- _Exercise directions_
In the records below, begin at the line that has "Species counts from a seagrass" and stop after the line that has "Calculate Pielou's evenness"; quote those lines verbatim and nothing more.

- _Extracted records_
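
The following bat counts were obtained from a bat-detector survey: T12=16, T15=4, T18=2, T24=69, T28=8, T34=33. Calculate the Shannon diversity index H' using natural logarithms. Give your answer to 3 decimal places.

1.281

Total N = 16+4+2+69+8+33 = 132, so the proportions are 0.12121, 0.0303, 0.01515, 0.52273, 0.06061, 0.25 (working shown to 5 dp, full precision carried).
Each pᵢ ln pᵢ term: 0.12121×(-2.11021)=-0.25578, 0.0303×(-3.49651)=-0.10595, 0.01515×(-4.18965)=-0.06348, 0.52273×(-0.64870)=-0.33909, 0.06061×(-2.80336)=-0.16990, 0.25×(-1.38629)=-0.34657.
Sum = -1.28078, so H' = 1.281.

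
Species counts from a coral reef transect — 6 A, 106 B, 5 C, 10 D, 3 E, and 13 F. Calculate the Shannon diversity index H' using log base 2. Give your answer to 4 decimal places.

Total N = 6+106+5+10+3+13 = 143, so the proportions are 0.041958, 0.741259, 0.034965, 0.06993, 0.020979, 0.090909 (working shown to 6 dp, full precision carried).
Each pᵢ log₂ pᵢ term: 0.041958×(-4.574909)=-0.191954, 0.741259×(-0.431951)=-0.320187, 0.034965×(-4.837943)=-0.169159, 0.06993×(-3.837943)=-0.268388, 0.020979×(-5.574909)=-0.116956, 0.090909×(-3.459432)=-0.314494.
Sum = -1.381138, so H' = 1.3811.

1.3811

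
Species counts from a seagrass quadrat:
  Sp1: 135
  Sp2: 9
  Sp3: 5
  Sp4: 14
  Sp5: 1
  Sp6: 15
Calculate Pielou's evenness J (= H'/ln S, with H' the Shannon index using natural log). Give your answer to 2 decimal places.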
--
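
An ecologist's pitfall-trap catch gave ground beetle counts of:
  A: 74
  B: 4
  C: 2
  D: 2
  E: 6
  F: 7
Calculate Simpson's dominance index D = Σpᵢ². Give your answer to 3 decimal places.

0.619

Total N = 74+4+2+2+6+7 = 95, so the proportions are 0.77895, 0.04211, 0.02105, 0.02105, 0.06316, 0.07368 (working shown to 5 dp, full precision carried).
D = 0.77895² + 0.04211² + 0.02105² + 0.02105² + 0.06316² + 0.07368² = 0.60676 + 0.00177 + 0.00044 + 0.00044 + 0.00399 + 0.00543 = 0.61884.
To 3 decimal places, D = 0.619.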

- _Task solution_
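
Species counts from a seagrass quadrat:
  Sp1: 135
  Sp2: 9
  Sp3: 5
  Sp4: 14
  Sp5: 1
  Sp6: 15
Calculate Pielou's evenness J (= H'/ln S, with H' the Shannon index using natural log). Give your answer to 2 decimal places.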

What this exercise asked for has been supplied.